> _Collected data entries_
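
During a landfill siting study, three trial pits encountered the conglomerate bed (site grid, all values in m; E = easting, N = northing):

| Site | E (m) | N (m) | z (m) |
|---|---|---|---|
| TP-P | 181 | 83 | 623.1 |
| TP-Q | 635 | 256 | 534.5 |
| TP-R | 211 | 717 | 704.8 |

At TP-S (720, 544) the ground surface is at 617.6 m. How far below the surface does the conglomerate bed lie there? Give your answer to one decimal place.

Two edge vectors: TP-P→TP-Q = (454, 173, -88.6), TP-P→TP-R = (30, 634, 81.7).
Normal n = (TP-P→TP-Q) × (TP-P→TP-R) = (70306.5, -39749.8, 282646).
So ∂z/∂E = −n_x/n_z = −0.24874 and ∂z/∂N = −n_y/n_z = 0.14063.
Intercept c from TP-P: 623.1 + 45.02 − 11.67 = 656.45.
At (720, 544): z_contact = −179.10 + 76.51 + 656.45 = 553.86 m.
Depth below ground = 617.6 − 553.86 = 63.7 m.

63.7 m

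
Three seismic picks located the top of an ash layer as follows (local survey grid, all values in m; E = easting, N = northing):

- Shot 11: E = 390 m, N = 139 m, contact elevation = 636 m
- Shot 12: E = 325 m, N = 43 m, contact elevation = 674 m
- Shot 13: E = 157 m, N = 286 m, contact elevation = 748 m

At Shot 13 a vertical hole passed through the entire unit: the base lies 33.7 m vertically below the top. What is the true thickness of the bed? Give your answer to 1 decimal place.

30.0 m

Let the plane be z = a·E + b·N + c.
Shot 12−Shot 11: −65a − 96b = 38;  Shot 13−Shot 11: −233a + 147b = 112.
Solving gives a = −0.51179, b = −0.04931.
|∇z| = √(a²+b²) = 0.51416, so dip δ = arctan(0.51416) = 27.21°.
True thickness = vertical thickness × cos δ = 33.7 × cos 27.21° = 30.0 m.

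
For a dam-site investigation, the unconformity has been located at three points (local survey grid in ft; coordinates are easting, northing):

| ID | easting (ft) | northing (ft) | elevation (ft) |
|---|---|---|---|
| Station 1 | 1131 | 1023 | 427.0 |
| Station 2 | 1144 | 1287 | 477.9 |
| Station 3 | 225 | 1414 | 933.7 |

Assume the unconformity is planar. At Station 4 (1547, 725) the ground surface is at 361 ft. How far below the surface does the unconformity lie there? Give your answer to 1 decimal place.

192.2 ft

Two edge vectors: Station 1→Station 2 = (13, 264, 50.9), Station 1→Station 3 = (-906, 391, 506.7).
Normal n = (Station 1→Station 2) × (Station 1→Station 3) = (113866.9, -52702.5, 244267).
So ∂z/∂easting = −n_x/n_z = −0.466158 and ∂z/∂northing = −n_y/n_z = 0.215758.
Intercept c from Station 1: 427 + 527.22 − 220.72 = 733.50.
At (1547, 725): z_contact = −721.15 + 156.42 + 733.50 = 168.78 ft.
Depth below ground = 361 − 168.78 = 192.2 ft.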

> _WHAT IS BEING ASKED_
Every line above should be reproduced precisely.

> _EXERCISE RESPONSE_
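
During a landfill siting study, three trial pits encountered the conglomerate bed (site grid, all values in m; E = easting, N = northing):

| Site | E (m) | N (m) | z (m) |
|---|---|---|---|
| TP-P | 181 | 83 | 623.1 |
| TP-Q | 635 | 256 | 534.5 |
| TP-R | 211 | 717 | 704.8 |

At TP-S (720, 544) the ground surface is at 617.6 m. How far below the surface does the conglomerate bed lie there? Give your answer to one decimal place.

Two edge vectors: TP-P→TP-Q = (454, 173, -88.6), TP-P→TP-R = (30, 634, 81.7).
Normal n = (TP-P→TP-Q) × (TP-P→TP-R) = (70306.5, -39749.8, 282646).
So ∂z/∂E = −n_x/n_z = −0.24874 and ∂z/∂N = −n_y/n_z = 0.14063.
Intercept c from TP-P: 623.1 + 45.02 − 11.67 = 656.45.
At (720, 544): z_contact = −179.10 + 76.51 + 656.45 = 553.86 m.
Depth below ground = 617.6 − 553.86 = 63.7 m.

63.7 m

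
Three seismic picks located the top of an ash layer as follows (local survey grid, all values in m; E = easting, N = northing):

- Shot 11: E = 390 m, N = 139 m, contact elevation = 636 m
- Shot 12: E = 325 m, N = 43 m, contact elevation = 674 m
- Shot 13: E = 157 m, N = 286 m, contact elevation = 748 m

At Shot 13 a vertical hole passed through the entire unit: the base lies 33.7 m vertically below the top. What is the true thickness of the bed? Give your answer to 1 decimal place.

30.0 m

Let the plane be z = a·E + b·N + c.
Shot 12−Shot 11: −65a − 96b = 38;  Shot 13−Shot 11: −233a + 147b = 112.
Solving gives a = −0.51179, b = −0.04931.
|∇z| = √(a²+b²) = 0.51416, so dip δ = arctan(0.51416) = 27.21°.
True thickness = vertical thickness × cos δ = 33.7 × cos 27.21° = 30.0 m.

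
For a dam-site investigation, the unconformity has been located at three points (local survey grid in ft; coordinates are easting, northing):

| ID | easting (ft) | northing (ft) | elevation (ft) |
|---|---|---|---|
| Station 1 | 1131 | 1023 | 427.0 |
| Station 2 | 1144 | 1287 | 477.9 |
| Station 3 | 225 | 1414 | 933.7 |

Assume the unconformity is planar. At Station 4 (1547, 725) the ground surface is at 361 ft. How far below the surface does the unconformity lie there? Give your answer to 1 decimal place.

192.2 ft

Two edge vectors: Station 1→Station 2 = (13, 264, 50.9), Station 1→Station 3 = (-906, 391, 506.7).
Normal n = (Station 1→Station 2) × (Station 1→Station 3) = (113866.9, -52702.5, 244267).
So ∂z/∂easting = −n_x/n_z = −0.466158 and ∂z/∂northing = −n_y/n_z = 0.215758.
Intercept c from Station 1: 427 + 527.22 − 220.72 = 733.50.
At (1547, 725): z_contact = −721.15 + 156.42 + 733.50 = 168.78 ft.
Depth below ground = 361 − 168.78 = 192.2 ft.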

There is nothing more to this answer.